■ **The records**:

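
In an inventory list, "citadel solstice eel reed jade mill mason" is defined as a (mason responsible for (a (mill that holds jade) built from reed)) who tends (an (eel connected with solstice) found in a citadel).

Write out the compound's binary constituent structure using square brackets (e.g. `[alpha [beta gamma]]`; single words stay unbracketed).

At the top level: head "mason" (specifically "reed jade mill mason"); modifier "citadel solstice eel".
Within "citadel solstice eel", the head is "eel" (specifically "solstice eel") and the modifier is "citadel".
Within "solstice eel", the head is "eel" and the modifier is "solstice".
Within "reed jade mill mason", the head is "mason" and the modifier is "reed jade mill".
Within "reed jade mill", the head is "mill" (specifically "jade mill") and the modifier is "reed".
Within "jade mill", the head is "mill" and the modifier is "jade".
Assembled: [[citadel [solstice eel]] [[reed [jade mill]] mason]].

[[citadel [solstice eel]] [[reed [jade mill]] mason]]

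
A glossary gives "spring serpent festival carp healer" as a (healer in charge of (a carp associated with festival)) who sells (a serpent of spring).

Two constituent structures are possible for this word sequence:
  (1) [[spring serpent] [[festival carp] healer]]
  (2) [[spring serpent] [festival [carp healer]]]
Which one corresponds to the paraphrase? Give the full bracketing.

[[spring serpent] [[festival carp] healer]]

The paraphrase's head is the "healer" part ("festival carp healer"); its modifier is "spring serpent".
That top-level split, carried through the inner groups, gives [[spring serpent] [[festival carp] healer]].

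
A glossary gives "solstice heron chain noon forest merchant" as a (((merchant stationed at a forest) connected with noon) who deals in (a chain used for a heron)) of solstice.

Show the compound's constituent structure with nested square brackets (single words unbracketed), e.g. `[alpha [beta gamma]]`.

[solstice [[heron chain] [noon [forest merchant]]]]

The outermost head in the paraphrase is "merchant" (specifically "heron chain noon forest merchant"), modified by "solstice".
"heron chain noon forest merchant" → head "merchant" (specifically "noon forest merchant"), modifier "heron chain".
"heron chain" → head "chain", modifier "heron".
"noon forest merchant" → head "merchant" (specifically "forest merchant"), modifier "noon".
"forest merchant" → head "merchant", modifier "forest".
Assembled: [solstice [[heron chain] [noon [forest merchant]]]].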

■ **Activity**:
Each line in the listing above that contains "glossary" should be copied.

■ **Answer section**:
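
A glossary gives "spring serpent festival carp healer" as a (healer in charge of (a carp associated with festival)) who sells (a serpent of spring).
A glossary gives "solstice heron chain noon forest merchant" as a (((merchant stationed at a forest) connected with noon) who deals in (a chain used for a heron)) of solstice.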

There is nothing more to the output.